Your objective:
The lines to be copied are those below that contain "hour".

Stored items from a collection
Start of Block

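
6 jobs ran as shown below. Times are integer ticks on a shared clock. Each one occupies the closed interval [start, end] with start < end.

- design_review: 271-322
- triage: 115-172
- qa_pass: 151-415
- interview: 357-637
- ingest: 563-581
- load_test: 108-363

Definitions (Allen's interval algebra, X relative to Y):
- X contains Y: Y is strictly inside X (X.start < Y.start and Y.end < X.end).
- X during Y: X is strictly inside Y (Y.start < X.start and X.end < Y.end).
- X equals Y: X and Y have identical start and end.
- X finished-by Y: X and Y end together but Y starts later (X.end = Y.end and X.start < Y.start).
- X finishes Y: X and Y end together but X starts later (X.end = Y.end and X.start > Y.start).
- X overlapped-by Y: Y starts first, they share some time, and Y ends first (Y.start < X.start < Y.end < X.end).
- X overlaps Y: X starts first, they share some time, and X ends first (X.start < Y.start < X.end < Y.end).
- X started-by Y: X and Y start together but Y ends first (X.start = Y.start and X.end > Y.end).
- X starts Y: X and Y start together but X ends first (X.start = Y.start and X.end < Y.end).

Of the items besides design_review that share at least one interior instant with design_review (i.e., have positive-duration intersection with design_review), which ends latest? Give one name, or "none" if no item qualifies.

Target design_review = [271, 322].
ingest [563, 581] → after → excluded.
interview [357, 637] → after → excluded.
load_test [108, 363] → contains → candidate.
qa_pass [151, 415] → contains → candidate.
triage [115, 172] → before → excluded.
Among candidates, latest end is 415 → qa_pass.

qa_pass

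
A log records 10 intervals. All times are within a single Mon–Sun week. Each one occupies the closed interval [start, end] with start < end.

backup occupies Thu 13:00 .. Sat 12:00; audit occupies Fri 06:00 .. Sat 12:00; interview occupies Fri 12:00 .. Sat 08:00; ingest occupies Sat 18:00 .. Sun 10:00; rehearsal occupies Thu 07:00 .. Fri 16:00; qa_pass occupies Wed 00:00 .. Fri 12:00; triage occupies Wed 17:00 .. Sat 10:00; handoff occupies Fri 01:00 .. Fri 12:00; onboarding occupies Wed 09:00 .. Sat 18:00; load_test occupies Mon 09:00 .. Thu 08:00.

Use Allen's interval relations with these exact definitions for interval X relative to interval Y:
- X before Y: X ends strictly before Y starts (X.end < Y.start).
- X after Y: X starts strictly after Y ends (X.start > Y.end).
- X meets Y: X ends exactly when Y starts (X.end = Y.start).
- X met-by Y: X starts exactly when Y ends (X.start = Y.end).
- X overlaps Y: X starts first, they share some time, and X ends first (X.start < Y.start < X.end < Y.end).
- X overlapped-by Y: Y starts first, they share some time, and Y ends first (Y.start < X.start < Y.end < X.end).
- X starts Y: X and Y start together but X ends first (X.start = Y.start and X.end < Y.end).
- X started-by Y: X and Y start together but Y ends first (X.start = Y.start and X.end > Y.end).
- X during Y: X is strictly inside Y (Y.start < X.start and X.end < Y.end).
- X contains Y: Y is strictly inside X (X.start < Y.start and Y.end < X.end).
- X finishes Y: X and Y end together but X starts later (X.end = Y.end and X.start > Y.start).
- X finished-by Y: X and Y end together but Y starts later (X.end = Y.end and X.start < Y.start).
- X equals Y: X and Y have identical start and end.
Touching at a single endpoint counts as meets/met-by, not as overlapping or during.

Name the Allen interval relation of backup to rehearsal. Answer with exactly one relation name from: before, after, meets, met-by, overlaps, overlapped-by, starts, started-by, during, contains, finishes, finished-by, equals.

overlapped-by

backup = [Thu 13:00, Sat 12:00]; rehearsal = [Thu 07:00, Fri 16:00].
Compare endpoints: backup.start > rehearsal.start, backup.start < rehearsal.end, backup.end > rehearsal.start, backup.end > rehearsal.end.
That pattern is 'overlapped-by'.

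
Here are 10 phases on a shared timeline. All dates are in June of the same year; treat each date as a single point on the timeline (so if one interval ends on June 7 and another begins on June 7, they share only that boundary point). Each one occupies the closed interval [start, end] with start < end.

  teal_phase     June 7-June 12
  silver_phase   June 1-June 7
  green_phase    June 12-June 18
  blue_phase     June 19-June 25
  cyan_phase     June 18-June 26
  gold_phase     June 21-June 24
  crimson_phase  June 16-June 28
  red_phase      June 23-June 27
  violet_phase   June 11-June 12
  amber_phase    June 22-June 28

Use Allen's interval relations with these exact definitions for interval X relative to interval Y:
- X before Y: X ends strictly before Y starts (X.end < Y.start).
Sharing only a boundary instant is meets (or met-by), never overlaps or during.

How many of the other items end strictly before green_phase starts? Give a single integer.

Target green_phase = [June 12, June 18].
amber_phase [June 22, June 28] → after → no.
blue_phase [June 19, June 25] → after → no.
crimson_phase [June 16, June 28] → overlapped-by → no.
cyan_phase [June 18, June 26] → met-by → no.
gold_phase [June 21, June 24] → after → no.
red_phase [June 23, June 27] → after → no.
silver_phase [June 1, June 7] → before → counts.
teal_phase [June 7, June 12] → meets → no.
violet_phase [June 11, June 12] → meets → no.
Total: 1.

1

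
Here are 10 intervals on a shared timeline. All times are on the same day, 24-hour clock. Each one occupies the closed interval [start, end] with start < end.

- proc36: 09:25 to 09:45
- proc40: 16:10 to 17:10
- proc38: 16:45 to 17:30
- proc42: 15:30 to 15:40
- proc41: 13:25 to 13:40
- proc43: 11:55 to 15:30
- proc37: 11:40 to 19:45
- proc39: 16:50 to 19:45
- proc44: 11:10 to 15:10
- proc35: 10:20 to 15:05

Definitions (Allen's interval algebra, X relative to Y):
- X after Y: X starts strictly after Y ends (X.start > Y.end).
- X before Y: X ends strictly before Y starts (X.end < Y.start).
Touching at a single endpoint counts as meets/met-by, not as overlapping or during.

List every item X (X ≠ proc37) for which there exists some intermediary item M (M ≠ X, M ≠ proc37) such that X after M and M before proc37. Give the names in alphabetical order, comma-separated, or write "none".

Target proc37 = [11:40, 19:45].
Intermediaries M with M before proc37: proc36.
Via proc36 — items with X after proc36: proc35, proc38, proc39, proc40, proc41, proc42, proc43, proc44.
Union: proc35, proc38, proc39, proc40, proc41, proc42, proc43, proc44.

proc35, proc38, proc39, proc40, proc41, proc42, proc43, proc44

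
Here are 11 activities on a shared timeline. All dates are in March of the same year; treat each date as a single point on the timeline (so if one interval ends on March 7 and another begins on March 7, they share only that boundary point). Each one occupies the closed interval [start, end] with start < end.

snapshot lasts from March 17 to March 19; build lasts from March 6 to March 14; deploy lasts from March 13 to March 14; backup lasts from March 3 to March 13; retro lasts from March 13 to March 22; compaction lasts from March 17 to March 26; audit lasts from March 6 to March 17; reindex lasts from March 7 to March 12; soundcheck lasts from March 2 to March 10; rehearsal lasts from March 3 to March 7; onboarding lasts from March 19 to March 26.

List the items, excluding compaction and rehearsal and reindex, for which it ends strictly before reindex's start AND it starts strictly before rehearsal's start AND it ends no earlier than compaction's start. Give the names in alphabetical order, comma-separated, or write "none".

Conditions: its end is strictly before reindex's start (X.end < March 7) AND its start is strictly before rehearsal's start (X.start < March 3) AND its end is no earlier than compaction's start (X.end >= March 17).
audit: end March 17 < March 7? ✗; start March 6 < March 3? ✗; end March 17 >= March 17? ✓ → no.
backup: end March 13 < March 7? ✗; start March 3 < March 3? ✗; end March 13 >= March 17? ✗ → no.
build: end March 14 < March 7? ✗; start March 6 < March 3? ✗; end March 14 >= March 17? ✗ → no.
deploy: end March 14 < March 7? ✗; start March 13 < March 3? ✗; end March 14 >= March 17? ✗ → no.
onboarding: end March 26 < March 7? ✗; start March 19 < March 3? ✗; end March 26 >= March 17? ✓ → no.
retro: end March 22 < March 7? ✗; start March 13 < March 3? ✗; end March 22 >= March 17? ✓ → no.
snapshot: end March 19 < March 7? ✗; start March 17 < March 3? ✗; end March 19 >= March 17? ✓ → no.
soundcheck: end March 10 < March 7? ✗; start March 2 < March 3? ✓; end March 10 >= March 17? ✗ → no.
Result: none.

none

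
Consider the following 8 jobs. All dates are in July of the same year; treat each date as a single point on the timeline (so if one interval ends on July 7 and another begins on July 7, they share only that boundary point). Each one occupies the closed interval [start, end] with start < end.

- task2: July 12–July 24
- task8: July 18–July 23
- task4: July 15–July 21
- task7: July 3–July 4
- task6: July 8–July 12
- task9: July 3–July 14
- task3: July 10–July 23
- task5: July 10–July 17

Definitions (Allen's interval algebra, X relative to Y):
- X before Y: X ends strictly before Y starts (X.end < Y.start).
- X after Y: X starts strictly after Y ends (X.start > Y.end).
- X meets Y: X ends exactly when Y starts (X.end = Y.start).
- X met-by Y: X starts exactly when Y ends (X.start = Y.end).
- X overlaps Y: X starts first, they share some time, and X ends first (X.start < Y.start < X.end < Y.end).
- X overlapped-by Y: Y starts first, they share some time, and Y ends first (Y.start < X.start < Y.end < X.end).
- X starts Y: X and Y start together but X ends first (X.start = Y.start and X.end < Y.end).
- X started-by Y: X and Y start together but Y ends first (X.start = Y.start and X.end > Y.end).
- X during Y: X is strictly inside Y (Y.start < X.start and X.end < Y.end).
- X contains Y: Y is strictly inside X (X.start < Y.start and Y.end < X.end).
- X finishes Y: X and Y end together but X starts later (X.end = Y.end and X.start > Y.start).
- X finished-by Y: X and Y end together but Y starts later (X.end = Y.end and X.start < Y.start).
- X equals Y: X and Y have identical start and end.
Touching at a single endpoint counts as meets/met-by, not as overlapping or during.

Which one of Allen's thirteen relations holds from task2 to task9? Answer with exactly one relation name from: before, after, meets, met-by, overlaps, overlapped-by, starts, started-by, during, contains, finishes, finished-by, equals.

overlapped-by

task2 = [July 12, July 24]; task9 = [July 3, July 14].
Compare endpoints: task2.start > task9.start, task2.start < task9.end, task2.end > task9.start, task2.end > task9.end.
That pattern is 'overlapped-by'.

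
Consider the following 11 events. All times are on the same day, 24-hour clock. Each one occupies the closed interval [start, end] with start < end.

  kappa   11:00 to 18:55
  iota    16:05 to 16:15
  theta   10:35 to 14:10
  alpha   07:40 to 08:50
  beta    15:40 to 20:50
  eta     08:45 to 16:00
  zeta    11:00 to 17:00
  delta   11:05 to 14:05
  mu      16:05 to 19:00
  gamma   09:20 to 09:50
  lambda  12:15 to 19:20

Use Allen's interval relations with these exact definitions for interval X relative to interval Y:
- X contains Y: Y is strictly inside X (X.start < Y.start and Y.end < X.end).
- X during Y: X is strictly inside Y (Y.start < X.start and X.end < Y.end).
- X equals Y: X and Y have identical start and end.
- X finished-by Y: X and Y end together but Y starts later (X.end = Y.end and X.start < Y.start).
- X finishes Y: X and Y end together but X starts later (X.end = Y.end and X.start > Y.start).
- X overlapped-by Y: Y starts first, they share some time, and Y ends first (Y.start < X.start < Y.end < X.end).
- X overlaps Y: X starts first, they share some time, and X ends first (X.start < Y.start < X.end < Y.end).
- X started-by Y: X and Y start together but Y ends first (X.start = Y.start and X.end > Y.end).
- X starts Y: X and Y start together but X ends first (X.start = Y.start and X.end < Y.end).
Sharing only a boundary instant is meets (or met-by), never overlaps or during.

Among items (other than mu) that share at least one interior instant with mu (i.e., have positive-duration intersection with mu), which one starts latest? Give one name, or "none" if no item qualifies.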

End of Block

Result:
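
Here are 10 intervals on a shared timeline. All times are on the same day, 24-hour clock. Each one occupies the closed interval [start, end] with start < end.
Consider the following 11 events. All times are on the same day, 24-hour clock. Each one occupies the closed interval [start, end] with start < end.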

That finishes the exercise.